**Your task**
Your task is to retype every entry exactly, omitting nothing.

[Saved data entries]
*** Begin section ***
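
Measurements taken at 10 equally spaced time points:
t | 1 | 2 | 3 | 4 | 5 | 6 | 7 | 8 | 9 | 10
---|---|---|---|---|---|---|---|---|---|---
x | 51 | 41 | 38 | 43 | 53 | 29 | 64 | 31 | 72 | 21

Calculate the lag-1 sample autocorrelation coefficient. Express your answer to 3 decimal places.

-0.751

Mean x̄ = (51 + 41 + 38 + 43 + 53 + 29 + 64 + 31 + 72 + 21)/10 = 44.3000
Numerator Σ_{t=1}^{9}(x_t−x̄)(x_{t+1}−x̄) = -1714.7900
Denominator Σ(x_t−x̄)² = 2282.1000
r_1 = -1714.7900 / 2282.1000 = -0.751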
*** End section ***
**Solution**
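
Measurements taken at 10 equally spaced time points:
t | 1 | 2 | 3 | 4 | 5 | 6 | 7 | 8 | 9 | 10
---|---|---|---|---|---|---|---|---|---|---
x | 51 | 41 | 38 | 43 | 53 | 29 | 64 | 31 | 72 | 21

Calculate the lag-1 sample autocorrelation coefficient. Express your answer to 3 decimal places.

-0.751

Mean x̄ = (51 + 41 + 38 + 43 + 53 + 29 + 64 + 31 + 72 + 21)/10 = 44.3000
Numerator Σ_{t=1}^{9}(x_t−x̄)(x_{t+1}−x̄) = -1714.7900
Denominator Σ(x_t−x̄)² = 2282.1000
r_1 = -1714.7900 / 2282.1000 = -0.751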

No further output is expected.